> [What you are asked to do]:
The answer should be each line from the entries below that has the word "translate" in it.

> [Listed records]:
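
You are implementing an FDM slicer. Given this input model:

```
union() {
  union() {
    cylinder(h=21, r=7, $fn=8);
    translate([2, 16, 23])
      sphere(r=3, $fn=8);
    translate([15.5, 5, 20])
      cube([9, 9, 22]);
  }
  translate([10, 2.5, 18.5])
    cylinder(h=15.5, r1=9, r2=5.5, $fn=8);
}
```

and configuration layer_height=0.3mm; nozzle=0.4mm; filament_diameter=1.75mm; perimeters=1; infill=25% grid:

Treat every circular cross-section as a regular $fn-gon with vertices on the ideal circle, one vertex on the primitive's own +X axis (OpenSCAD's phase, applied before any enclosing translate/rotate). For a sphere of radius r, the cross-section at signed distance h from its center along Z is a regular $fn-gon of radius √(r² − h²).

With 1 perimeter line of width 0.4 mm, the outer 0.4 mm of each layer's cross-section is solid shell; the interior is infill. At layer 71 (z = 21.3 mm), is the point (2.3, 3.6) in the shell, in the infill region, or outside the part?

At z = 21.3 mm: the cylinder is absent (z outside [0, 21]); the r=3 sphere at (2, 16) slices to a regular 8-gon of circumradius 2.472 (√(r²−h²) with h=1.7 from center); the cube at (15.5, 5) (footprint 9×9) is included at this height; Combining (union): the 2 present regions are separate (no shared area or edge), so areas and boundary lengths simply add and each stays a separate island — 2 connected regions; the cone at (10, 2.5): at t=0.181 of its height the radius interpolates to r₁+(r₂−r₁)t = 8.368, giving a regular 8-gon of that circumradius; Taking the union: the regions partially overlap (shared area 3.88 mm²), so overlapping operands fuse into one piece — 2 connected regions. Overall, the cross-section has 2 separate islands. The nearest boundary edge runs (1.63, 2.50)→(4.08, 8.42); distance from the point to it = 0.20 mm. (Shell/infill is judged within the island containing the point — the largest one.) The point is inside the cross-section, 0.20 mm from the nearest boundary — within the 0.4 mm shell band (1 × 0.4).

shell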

> [Task answer]:
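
    translate([2, 16, 23])
    translate([15.5, 5, 20])
  translate([10, 2.5, 18.5])
Treat every circular cross-section as a regular $fn-gon with vertices on the ideal circle, one vertex on the primitive's own +X axis (OpenSCAD's phase, applied before any enclosing translate/rotate). For a sphere of radius r, the cross-section at signed distance h from its center along Z is a regular $fn-gon of radius √(r² − h²).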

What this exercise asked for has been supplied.